:: Task prompt ::
What is needed is an exact copy of the lines in the listing below, from the one with "Find the maximum unambiguous velocity" up to and including the one with "A 3 GHz radar", with no other lines.

:: Stored data ::
::::
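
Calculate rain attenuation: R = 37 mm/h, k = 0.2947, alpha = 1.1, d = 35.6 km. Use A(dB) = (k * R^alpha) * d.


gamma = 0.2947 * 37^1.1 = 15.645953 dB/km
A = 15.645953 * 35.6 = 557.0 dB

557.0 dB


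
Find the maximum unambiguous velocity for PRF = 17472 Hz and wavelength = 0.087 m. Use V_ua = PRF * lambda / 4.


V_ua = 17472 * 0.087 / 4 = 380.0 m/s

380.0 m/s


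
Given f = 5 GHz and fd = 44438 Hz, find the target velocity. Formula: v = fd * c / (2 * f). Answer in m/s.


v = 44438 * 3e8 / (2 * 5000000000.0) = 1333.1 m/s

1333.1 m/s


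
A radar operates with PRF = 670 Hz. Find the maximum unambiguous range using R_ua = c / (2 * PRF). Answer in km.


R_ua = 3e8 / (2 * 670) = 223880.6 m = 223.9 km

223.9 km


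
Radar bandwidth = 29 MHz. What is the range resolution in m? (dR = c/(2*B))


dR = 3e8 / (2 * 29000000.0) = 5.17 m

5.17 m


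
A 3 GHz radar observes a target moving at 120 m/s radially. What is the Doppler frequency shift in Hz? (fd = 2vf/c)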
::::
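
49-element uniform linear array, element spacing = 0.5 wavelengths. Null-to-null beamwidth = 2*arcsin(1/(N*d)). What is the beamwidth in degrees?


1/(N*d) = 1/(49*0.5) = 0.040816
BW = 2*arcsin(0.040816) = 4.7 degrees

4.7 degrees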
::::
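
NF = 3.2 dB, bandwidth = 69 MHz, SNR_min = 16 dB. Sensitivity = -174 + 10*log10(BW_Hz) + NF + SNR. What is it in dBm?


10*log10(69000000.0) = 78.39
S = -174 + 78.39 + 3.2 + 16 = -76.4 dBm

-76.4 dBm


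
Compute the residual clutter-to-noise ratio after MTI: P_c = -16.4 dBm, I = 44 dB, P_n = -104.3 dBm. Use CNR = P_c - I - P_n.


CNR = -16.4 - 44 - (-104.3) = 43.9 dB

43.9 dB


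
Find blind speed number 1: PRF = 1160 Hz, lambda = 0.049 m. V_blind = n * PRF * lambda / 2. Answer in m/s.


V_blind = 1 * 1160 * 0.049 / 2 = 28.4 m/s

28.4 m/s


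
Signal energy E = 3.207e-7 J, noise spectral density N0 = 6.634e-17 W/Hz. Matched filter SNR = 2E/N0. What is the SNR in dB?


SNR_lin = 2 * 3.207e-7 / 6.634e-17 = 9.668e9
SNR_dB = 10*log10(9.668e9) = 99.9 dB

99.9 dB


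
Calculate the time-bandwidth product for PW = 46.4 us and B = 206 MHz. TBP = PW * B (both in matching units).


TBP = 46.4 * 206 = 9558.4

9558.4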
::::
:: The answer ::
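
Find the maximum unambiguous velocity for PRF = 17472 Hz and wavelength = 0.087 m. Use V_ua = PRF * lambda / 4.


V_ua = 17472 * 0.087 / 4 = 380.0 m/s

380.0 m/s


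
Given f = 5 GHz and fd = 44438 Hz, find the target velocity. Formula: v = fd * c / (2 * f). Answer in m/s.


v = 44438 * 3e8 / (2 * 5000000000.0) = 1333.1 m/s

1333.1 m/s


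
A radar operates with PRF = 670 Hz. Find the maximum unambiguous range using R_ua = c / (2 * PRF). Answer in km.


R_ua = 3e8 / (2 * 670) = 223880.6 m = 223.9 km

223.9 km


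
Radar bandwidth = 29 MHz. What is the range resolution in m? (dR = c/(2*B))


dR = 3e8 / (2 * 29000000.0) = 5.17 m

5.17 m


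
A 3 GHz radar observes a target moving at 120 m/s radially. What is the Doppler frequency shift in Hz? (fd = 2vf/c)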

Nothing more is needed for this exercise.